Source material:
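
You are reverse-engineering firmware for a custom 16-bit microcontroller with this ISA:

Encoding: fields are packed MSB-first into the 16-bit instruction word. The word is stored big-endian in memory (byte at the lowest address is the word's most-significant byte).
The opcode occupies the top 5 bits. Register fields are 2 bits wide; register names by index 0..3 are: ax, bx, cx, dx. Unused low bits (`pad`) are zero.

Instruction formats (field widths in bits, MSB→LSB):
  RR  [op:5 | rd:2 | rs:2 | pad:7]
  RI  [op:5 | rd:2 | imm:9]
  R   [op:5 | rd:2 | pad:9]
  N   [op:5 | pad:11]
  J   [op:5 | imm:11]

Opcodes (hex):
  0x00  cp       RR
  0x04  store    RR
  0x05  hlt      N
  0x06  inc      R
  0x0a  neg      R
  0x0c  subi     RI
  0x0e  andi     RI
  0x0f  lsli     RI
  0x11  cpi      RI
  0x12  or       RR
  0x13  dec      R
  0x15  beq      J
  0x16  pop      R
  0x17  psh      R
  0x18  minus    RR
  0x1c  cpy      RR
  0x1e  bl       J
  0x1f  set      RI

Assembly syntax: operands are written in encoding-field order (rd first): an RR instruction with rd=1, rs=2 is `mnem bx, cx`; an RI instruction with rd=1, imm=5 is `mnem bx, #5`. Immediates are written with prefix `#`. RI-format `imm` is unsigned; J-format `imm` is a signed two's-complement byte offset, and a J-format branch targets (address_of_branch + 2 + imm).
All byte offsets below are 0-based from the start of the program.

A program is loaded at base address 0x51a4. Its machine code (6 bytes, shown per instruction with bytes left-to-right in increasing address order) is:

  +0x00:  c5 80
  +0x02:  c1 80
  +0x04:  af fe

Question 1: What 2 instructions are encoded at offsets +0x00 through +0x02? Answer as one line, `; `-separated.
off 0x00: read c5 80 as big → 0xc580
  top 5b → 0x18 → minus [RR]
  rd: (w>>9)&0x3=0x2 → cx
  rs: (w>>7)&0x3=0x3 → dx
off 0x02: read c1 80 as big → 0xc180
  top 5b → 0x18 → minus [RR]
  rd: (w>>9)&0x3=0x0 → ax
  rs: (w>>7)&0x3=0x3 → dx

minus cx, dx; minus ax, dx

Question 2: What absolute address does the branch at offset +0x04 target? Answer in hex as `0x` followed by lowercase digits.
0x51a8

[04] af fe → 0xaffe
  op=0xaffe>>11=0x15 ⇒ beq (J)
  [10:0] imm=2046 (s11→-2) = #-2
  target = base 0x51a4 + off 0x04 + 2 + imm -2 = 0x51a8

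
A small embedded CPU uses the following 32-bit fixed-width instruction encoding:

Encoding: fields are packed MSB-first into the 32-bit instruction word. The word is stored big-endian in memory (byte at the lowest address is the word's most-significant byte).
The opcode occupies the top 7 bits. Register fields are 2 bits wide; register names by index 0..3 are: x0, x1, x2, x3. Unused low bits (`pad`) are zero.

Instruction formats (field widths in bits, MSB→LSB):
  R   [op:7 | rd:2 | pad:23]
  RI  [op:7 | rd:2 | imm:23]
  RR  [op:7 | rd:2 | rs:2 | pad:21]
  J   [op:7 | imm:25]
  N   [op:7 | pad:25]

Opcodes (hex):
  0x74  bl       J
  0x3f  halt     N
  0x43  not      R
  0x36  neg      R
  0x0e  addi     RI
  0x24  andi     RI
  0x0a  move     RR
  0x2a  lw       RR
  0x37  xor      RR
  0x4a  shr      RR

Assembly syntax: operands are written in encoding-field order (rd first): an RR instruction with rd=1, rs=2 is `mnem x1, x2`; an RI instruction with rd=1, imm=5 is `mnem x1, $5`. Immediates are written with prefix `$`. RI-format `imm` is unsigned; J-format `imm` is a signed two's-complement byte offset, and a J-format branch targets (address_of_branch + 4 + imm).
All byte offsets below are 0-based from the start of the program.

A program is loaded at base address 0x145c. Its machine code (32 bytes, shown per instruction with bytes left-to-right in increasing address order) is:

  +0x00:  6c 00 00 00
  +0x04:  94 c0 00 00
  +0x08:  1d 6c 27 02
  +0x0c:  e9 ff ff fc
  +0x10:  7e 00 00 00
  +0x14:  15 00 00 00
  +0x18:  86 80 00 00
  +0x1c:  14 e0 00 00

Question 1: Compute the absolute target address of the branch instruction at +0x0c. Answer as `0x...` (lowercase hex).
+0x0c: e9 ff ff fc ⇒ word 0xe9fffffc (big)
  op=0xe9fffffc>>25=0x74 ⇒ bl (J)
  [24:0] imm=33554428 (s25→-4) = $-4
  target = base 0x145c + off 0x0c + 4 + imm -4 = 0x1468

0x1468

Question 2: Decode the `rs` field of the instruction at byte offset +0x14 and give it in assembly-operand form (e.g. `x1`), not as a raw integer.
+0x14: 15 00 00 00 ⇒ word 0x15000000 (big)
  op=0x15000000>>25=0xa ⇒ move (RR)
  rd: (w>>23)&0x3=0x2 → x2
  rs: (w>>21)&0x3=0x0 → x0

x0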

Aim of the exercise: Each of the records is to be repeated word for word.

Answer for the task:
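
You are reverse-engineering firmware for a custom 16-bit microcontroller with this ISA:

Encoding: fields are packed MSB-first into the 16-bit instruction word. The word is stored big-endian in memory (byte at the lowest address is the word's most-significant byte).
The opcode occupies the top 5 bits. Register fields are 2 bits wide; register names by index 0..3 are: ax, bx, cx, dx. Unused low bits (`pad`) are zero.

Instruction formats (field widths in bits, MSB→LSB):
  RR  [op:5 | rd:2 | rs:2 | pad:7]
  RI  [op:5 | rd:2 | imm:9]
  R   [op:5 | rd:2 | pad:9]
  N   [op:5 | pad:11]
  J   [op:5 | imm:11]

Opcodes (hex):
  0x00  cp       RR
  0x04  store    RR
  0x05  hlt      N
  0x06  inc      R
  0x0a  neg      R
  0x0c  subi     RI
  0x0e  andi     RI
  0x0f  lsli     RI
  0x11  cpi      RI
  0x12  or       RR
  0x13  dec      R
  0x15  beq      J
  0x16  pop      R
  0x17  psh      R
  0x18  minus    RR
  0x1c  cpy      RR
  0x1e  bl       J
  0x1f  set      RI

Assembly syntax: operands are written in encoding-field order (rd first): an RR instruction with rd=1, rs=2 is `mnem bx, cx`; an RI instruction with rd=1, imm=5 is `mnem bx, #5`. Immediates are written with prefix `#`. RI-format `imm` is unsigned; J-format `imm` is a signed two's-complement byte offset, and a J-format branch targets (address_of_branch + 2 + imm).
All byte offsets below are 0-based from the start of the program.

A program is loaded at base address 0x51a4. Its machine code (6 bytes, shown per instruction with bytes left-to-right in increasing address order) is:

  +0x00:  c5 80
  +0x02:  c1 80
  +0x04:  af fe

Question 1: What 2 instructions are encoded at offsets +0x00 through +0x02? Answer as one line, `; `-separated.
off 0x00: read c5 80 as big → 0xc580
  top 5b → 0x18 → minus [RR]
  rd: (w>>9)&0x3=0x2 → cx
  rs: (w>>7)&0x3=0x3 → dx
off 0x02: read c1 80 as big → 0xc180
  top 5b → 0x18 → minus [RR]
  rd: (w>>9)&0x3=0x0 → ax
  rs: (w>>7)&0x3=0x3 → dx

minus cx, dx; minus ax, dx

Question 2: What absolute address does the branch at offset +0x04 target? Answer in hex as `0x` followed by lowercase digits.
0x51a8

[04] af fe → 0xaffe
  op=0xaffe>>11=0x15 ⇒ beq (J)
  [10:0] imm=2046 (s11→-2) = #-2
  target = base 0x51a4 + off 0x04 + 2 + imm -2 = 0x51a8

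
A small embedded CPU uses the following 32-bit fixed-width instruction encoding:

Encoding: fields are packed MSB-first into the 32-bit instruction word. The word is stored big-endian in memory (byte at the lowest address is the word's most-significant byte).
The opcode occupies the top 7 bits. Register fields are 2 bits wide; register names by index 0..3 are: x0, x1, x2, x3. Unused low bits (`pad`) are zero.

Instruction formats (field widths in bits, MSB→LSB):
  R   [op:7 | rd:2 | pad:23]
  RI  [op:7 | rd:2 | imm:23]
  RR  [op:7 | rd:2 | rs:2 | pad:21]
  J   [op:7 | imm:25]
  N   [op:7 | pad:25]

Opcodes (hex):
  0x74  bl       J
  0x3f  halt     N
  0x43  not      R
  0x36  neg      R
  0x0e  addi     RI
  0x24  andi     RI
  0x0a  move     RR
  0x2a  lw       RR
  0x37  xor      RR
  0x4a  shr      RR

Assembly syntax: operands are written in encoding-field order (rd first): an RR instruction with rd=1, rs=2 is `mnem x1, x2`; an RI instruction with rd=1, imm=5 is `mnem x1, $5`. Immediates are written with prefix `$`. RI-format `imm` is unsigned; J-format `imm` is a signed two's-complement byte offset, and a J-format branch targets (address_of_branch + 4 + imm).
All byte offsets below are 0-based from the start of the program.

A program is loaded at base address 0x145c. Its machine code (32 bytes, shown per instruction with bytes left-to-right in increasing address order) is:

  +0x00:  6c 00 00 00
  +0x04:  94 c0 00 00
  +0x08:  1d 6c 27 02
  +0x0c:  e9 ff ff fc
  +0x10:  7e 00 00 00
  +0x14:  15 00 00 00
  +0x18:  86 80 00 00
  +0x1c:  14 e0 00 00

Question 1: Compute the absolute target address of the branch instruction at +0x0c. Answer as `0x...` (lowercase hex).
+0x0c: e9 ff ff fc ⇒ word 0xe9fffffc (big)
  op=0xe9fffffc>>25=0x74 ⇒ bl (J)
  [24:0] imm=33554428 (s25→-4) = $-4
  target = base 0x145c + off 0x0c + 4 + imm -4 = 0x1468

0x1468

Question 2: Decode the `rs` field of the instruction at byte offset +0x14 and give it in assembly-operand form (e.g. `x1`), not as a raw integer.
+0x14: 15 00 00 00 ⇒ word 0x15000000 (big)
  op=0x15000000>>25=0xa ⇒ move (RR)
  rd: (w>>23)&0x3=0x2 → x2
  rs: (w>>21)&0x3=0x0 → x0

x0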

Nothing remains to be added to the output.